▸ WORK INSTRUCTIONS:
Every line of the data is to be transcribed without error.

☆ ☆ ☆ ☆ ☆ ☆ ☆

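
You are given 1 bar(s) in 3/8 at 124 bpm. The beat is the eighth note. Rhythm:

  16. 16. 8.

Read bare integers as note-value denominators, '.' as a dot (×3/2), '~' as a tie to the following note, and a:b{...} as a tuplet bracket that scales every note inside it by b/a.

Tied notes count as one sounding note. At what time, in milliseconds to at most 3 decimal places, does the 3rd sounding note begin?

note 3 onset = 3/2b = 725.806ms

1. 0.0ms @ 0 + 362.903ms (3/4)
2. 362.903ms @ 3/4 + 362.903ms (3/4)
3. 725.806ms @ 3/2 + 725.806ms (3/2)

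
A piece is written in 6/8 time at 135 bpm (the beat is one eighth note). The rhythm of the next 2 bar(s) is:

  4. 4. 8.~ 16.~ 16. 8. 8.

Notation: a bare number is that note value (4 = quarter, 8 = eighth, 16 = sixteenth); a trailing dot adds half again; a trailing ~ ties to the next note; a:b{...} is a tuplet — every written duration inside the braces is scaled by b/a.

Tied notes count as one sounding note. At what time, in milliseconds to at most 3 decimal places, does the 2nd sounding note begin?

1. 0.0ms @ 0 + 1333.333ms (3)
2. 1333.333ms @ 3 + 1333.333ms (3)
3. 2666.667ms @ 6 + 1333.333ms (3)
4. 4000.0ms @ 9 + 666.667ms (3/2)
5. 4666.667ms @ 21/2 + 666.667ms (3/2)

note 2 onset = 3b = 1333.333ms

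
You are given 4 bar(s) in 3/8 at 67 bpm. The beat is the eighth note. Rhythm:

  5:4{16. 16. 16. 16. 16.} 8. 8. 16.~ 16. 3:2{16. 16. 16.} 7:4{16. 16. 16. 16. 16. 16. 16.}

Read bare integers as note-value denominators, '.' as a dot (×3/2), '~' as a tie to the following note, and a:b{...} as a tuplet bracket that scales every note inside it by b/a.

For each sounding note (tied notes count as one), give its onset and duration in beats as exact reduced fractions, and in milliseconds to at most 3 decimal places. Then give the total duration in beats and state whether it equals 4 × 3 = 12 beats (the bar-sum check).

1) 0.0ms=0b +537.313ms=3/5b
2) 537.313ms=3/5b +537.313ms=3/5b
3) 1074.627ms=6/5b +537.313ms=3/5b
4) 1611.94ms=9/5b +537.313ms=3/5b
5) 2149.254ms=12/5b +537.313ms=3/5b
6) 2686.567ms=3b +1343.284ms=3/2b
7) 4029.851ms=9/2b +1343.284ms=3/2b
8) 5373.134ms=6b +1343.284ms=3/2b
9) 6716.418ms=15/2b +447.761ms=1/2b
10) 7164.179ms=8b +447.761ms=1/2b
11) 7611.94ms=17/2b +447.761ms=1/2b
12) 8059.701ms=9b +383.795ms=3/7b
13) 8443.497ms=66/7b +383.795ms=3/7b
14) 8827.292ms=69/7b +383.795ms=3/7b
15) 9211.087ms=72/7b +383.795ms=3/7b
16) 9594.883ms=75/7b +383.795ms=3/7b
17) 9978.678ms=78/7b +383.795ms=3/7b
18) 10362.473ms=81/7b +383.795ms=3/7b
Σ=12b of 12 (67bpm 3/8) — PASS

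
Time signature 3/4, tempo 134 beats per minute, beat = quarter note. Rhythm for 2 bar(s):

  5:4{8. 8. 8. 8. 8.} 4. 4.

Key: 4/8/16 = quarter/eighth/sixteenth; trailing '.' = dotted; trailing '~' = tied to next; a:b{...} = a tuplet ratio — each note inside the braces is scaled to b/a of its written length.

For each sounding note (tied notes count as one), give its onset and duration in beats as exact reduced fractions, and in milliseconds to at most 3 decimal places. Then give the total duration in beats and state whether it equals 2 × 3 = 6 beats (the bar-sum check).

1) 0.0ms=0b +268.657ms=3/5b
2) 268.657ms=3/5b +268.657ms=3/5b
3) 537.313ms=6/5b +268.657ms=3/5b
4) 805.97ms=9/5b +268.657ms=3/5b
5) 1074.627ms=12/5b +268.657ms=3/5b
6) 1343.284ms=3b +671.642ms=3/2b
7) 2014.925ms=9/2b +671.642ms=3/2b
Σ=6b of 6 (134bpm 3/4) — PASS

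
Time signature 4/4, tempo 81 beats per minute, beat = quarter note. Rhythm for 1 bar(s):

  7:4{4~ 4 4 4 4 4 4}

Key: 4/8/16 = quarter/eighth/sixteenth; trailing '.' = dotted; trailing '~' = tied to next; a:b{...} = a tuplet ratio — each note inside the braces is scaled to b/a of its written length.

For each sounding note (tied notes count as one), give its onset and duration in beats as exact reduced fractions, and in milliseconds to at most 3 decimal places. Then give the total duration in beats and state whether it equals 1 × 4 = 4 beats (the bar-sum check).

1) 0.0ms=0b +846.561ms=8/7b
2) 846.561ms=8/7b +423.28ms=4/7b
3) 1269.841ms=12/7b +423.28ms=4/7b
4) 1693.122ms=16/7b +423.28ms=4/7b
5) 2116.402ms=20/7b +423.28ms=4/7b
6) 2539.683ms=24/7b +423.28ms=4/7b
Σ=4b of 4 (81bpm 4/4) — PASS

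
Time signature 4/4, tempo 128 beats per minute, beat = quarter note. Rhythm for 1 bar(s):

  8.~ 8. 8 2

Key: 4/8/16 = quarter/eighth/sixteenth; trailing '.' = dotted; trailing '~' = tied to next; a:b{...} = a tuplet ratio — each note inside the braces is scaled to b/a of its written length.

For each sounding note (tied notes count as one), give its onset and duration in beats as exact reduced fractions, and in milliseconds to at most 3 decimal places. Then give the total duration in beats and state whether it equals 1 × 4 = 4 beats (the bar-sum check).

1) 0.0ms=0b +703.125ms=3/2b
2) 703.125ms=3/2b +234.375ms=1/2b
3) 937.5ms=2b +937.5ms=2b
Σ=4b of 4 (128bpm 4/4) — PASS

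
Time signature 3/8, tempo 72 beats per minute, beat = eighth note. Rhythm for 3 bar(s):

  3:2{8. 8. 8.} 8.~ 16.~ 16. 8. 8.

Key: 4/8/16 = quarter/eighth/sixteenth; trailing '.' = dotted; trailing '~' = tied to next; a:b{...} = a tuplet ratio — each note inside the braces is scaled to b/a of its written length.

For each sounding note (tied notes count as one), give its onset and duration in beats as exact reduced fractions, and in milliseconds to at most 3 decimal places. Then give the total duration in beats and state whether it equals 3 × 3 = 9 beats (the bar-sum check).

1) 0.0ms=0b +833.333ms=1b
2) 833.333ms=1b +833.333ms=1b
3) 1666.667ms=2b +833.333ms=1b
4) 2500.0ms=3b +2500.0ms=3b
5) 5000.0ms=6b +1250.0ms=3/2b
6) 6250.0ms=15/2b +1250.0ms=3/2b
Σ=9b of 9 (72bpm 3/8) — PASS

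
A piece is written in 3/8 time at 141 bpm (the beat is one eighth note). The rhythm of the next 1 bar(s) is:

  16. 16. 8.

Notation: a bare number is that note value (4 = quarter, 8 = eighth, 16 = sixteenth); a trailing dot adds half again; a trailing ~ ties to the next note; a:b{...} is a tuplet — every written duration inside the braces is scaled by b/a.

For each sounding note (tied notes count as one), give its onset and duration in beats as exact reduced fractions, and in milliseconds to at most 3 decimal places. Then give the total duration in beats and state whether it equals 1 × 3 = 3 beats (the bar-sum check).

1) 0.0ms=0b +319.149ms=3/4b
2) 319.149ms=3/4b +319.149ms=3/4b
3) 638.298ms=3/2b +638.298ms=3/2b
Σ=3b of 3 (141bpm 3/8) — PASS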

☆ ☆ ☆ ☆ ☆ ☆ ☆

▸ EXERCISE SOLUTION:
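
You are given 1 bar(s) in 3/8 at 124 bpm. The beat is the eighth note. Rhythm:

  16. 16. 8.

Read bare integers as note-value denominators, '.' as a dot (×3/2), '~' as a tie to the following note, and a:b{...} as a tuplet bracket that scales every note inside it by b/a.

Tied notes count as one sounding note. At what time, in milliseconds to at most 3 decimal places, does the 3rd sounding note begin?

note 3 onset = 3/2b = 725.806ms

1. 0.0ms @ 0 + 362.903ms (3/4)
2. 362.903ms @ 3/4 + 362.903ms (3/4)
3. 725.806ms @ 3/2 + 725.806ms (3/2)

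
A piece is written in 6/8 time at 135 bpm (the beat is one eighth note). The rhythm of the next 2 bar(s) is:

  4. 4. 8.~ 16.~ 16. 8. 8.

Notation: a bare number is that note value (4 = quarter, 8 = eighth, 16 = sixteenth); a trailing dot adds half again; a trailing ~ ties to the next note; a:b{...} is a tuplet — every written duration inside the braces is scaled by b/a.

Tied notes count as one sounding note. At what time, in milliseconds to at most 3 decimal places, does the 2nd sounding note begin?

1. 0.0ms @ 0 + 1333.333ms (3)
2. 1333.333ms @ 3 + 1333.333ms (3)
3. 2666.667ms @ 6 + 1333.333ms (3)
4. 4000.0ms @ 9 + 666.667ms (3/2)
5. 4666.667ms @ 21/2 + 666.667ms (3/2)

note 2 onset = 3b = 1333.333ms

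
You are given 4 bar(s) in 3/8 at 67 bpm. The beat is the eighth note. Rhythm:

  5:4{16. 16. 16. 16. 16.} 8. 8. 16.~ 16. 3:2{16. 16. 16.} 7:4{16. 16. 16. 16. 16. 16. 16.}

Read bare integers as note-value denominators, '.' as a dot (×3/2), '~' as a tie to the following note, and a:b{...} as a tuplet bracket that scales every note inside it by b/a.

For each sounding note (tied notes count as one), give its onset and duration in beats as exact reduced fractions, and in milliseconds to at most 3 decimal places. Then give the total duration in beats and state whether it equals 4 × 3 = 12 beats (the bar-sum check).

1) 0.0ms=0b +537.313ms=3/5b
2) 537.313ms=3/5b +537.313ms=3/5b
3) 1074.627ms=6/5b +537.313ms=3/5b
4) 1611.94ms=9/5b +537.313ms=3/5b
5) 2149.254ms=12/5b +537.313ms=3/5b
6) 2686.567ms=3b +1343.284ms=3/2b
7) 4029.851ms=9/2b +1343.284ms=3/2b
8) 5373.134ms=6b +1343.284ms=3/2b
9) 6716.418ms=15/2b +447.761ms=1/2b
10) 7164.179ms=8b +447.761ms=1/2b
11) 7611.94ms=17/2b +447.761ms=1/2b
12) 8059.701ms=9b +383.795ms=3/7b
13) 8443.497ms=66/7b +383.795ms=3/7b
14) 8827.292ms=69/7b +383.795ms=3/7b
15) 9211.087ms=72/7b +383.795ms=3/7b
16) 9594.883ms=75/7b +383.795ms=3/7b
17) 9978.678ms=78/7b +383.795ms=3/7b
18) 10362.473ms=81/7b +383.795ms=3/7b
Σ=12b of 12 (67bpm 3/8) — PASS

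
Time signature 3/4, tempo 134 beats per minute, beat = quarter note. Rhythm for 2 bar(s):

  5:4{8. 8. 8. 8. 8.} 4. 4.

Key: 4/8/16 = quarter/eighth/sixteenth; trailing '.' = dotted; trailing '~' = tied to next; a:b{...} = a tuplet ratio — each note inside the braces is scaled to b/a of its written length.

For each sounding note (tied notes count as one), give its onset and duration in beats as exact reduced fractions, and in milliseconds to at most 3 decimal places. Then give the total duration in beats and state whether it equals 2 × 3 = 6 beats (the bar-sum check).

1) 0.0ms=0b +268.657ms=3/5b
2) 268.657ms=3/5b +268.657ms=3/5b
3) 537.313ms=6/5b +268.657ms=3/5b
4) 805.97ms=9/5b +268.657ms=3/5b
5) 1074.627ms=12/5b +268.657ms=3/5b
6) 1343.284ms=3b +671.642ms=3/2b
7) 2014.925ms=9/2b +671.642ms=3/2b
Σ=6b of 6 (134bpm 3/4) — PASS

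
Time signature 4/4, tempo 81 beats per minute, beat = quarter note. Rhythm for 1 bar(s):

  7:4{4~ 4 4 4 4 4 4}

Key: 4/8/16 = quarter/eighth/sixteenth; trailing '.' = dotted; trailing '~' = tied to next; a:b{...} = a tuplet ratio — each note inside the braces is scaled to b/a of its written length.

For each sounding note (tied notes count as one), give its onset and duration in beats as exact reduced fractions, and in milliseconds to at most 3 decimal places. Then give the total duration in beats and state whether it equals 1 × 4 = 4 beats (the bar-sum check).

1) 0.0ms=0b +846.561ms=8/7b
2) 846.561ms=8/7b +423.28ms=4/7b
3) 1269.841ms=12/7b +423.28ms=4/7b
4) 1693.122ms=16/7b +423.28ms=4/7b
5) 2116.402ms=20/7b +423.28ms=4/7b
6) 2539.683ms=24/7b +423.28ms=4/7b
Σ=4b of 4 (81bpm 4/4) — PASS

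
Time signature 4/4, tempo 128 beats per minute, beat = quarter note. Rhythm for 1 bar(s):

  8.~ 8. 8 2

Key: 4/8/16 = quarter/eighth/sixteenth; trailing '.' = dotted; trailing '~' = tied to next; a:b{...} = a tuplet ratio — each note inside the braces is scaled to b/a of its written length.

For each sounding note (tied notes count as one), give its onset and duration in beats as exact reduced fractions, and in milliseconds to at most 3 decimal places. Then give the total duration in beats and state whether it equals 1 × 4 = 4 beats (the bar-sum check).

1) 0.0ms=0b +703.125ms=3/2b
2) 703.125ms=3/2b +234.375ms=1/2b
3) 937.5ms=2b +937.5ms=2b
Σ=4b of 4 (128bpm 4/4) — PASS

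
Time signature 3/8, tempo 72 beats per minute, beat = eighth note. Rhythm for 3 bar(s):

  3:2{8. 8. 8.} 8.~ 16.~ 16. 8. 8.

Key: 4/8/16 = quarter/eighth/sixteenth; trailing '.' = dotted; trailing '~' = tied to next; a:b{...} = a tuplet ratio — each note inside the braces is scaled to b/a of its written length.

For each sounding note (tied notes count as one), give its onset and duration in beats as exact reduced fractions, and in milliseconds to at most 3 decimal places. Then give the total duration in beats and state whether it equals 3 × 3 = 9 beats (the bar-sum check).

1) 0.0ms=0b +833.333ms=1b
2) 833.333ms=1b +833.333ms=1b
3) 1666.667ms=2b +833.333ms=1b
4) 2500.0ms=3b +2500.0ms=3b
5) 5000.0ms=6b +1250.0ms=3/2b
6) 6250.0ms=15/2b +1250.0ms=3/2b
Σ=9b of 9 (72bpm 3/8) — PASS

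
A piece is written in 3/8 time at 141 bpm (the beat is one eighth note). The rhythm of the next 1 bar(s) is:

  16. 16. 8.

Notation: a bare number is that note value (4 = quarter, 8 = eighth, 16 = sixteenth); a trailing dot adds half again; a trailing ~ ties to the next note; a:b{...} is a tuplet — every written duration inside the braces is scaled by b/a.

For each sounding note (tied notes count as one), give its onset and duration in beats as exact reduced fractions, and in milliseconds to at most 3 decimal places. Then give the total duration in beats and state whether it equals 1 × 3 = 3 beats (the bar-sum check).

1) 0.0ms=0b +319.149ms=3/4b
2) 319.149ms=3/4b +319.149ms=3/4b
3) 638.298ms=3/2b +638.298ms=3/2b
Σ=3b of 3 (141bpm 3/8) — PASS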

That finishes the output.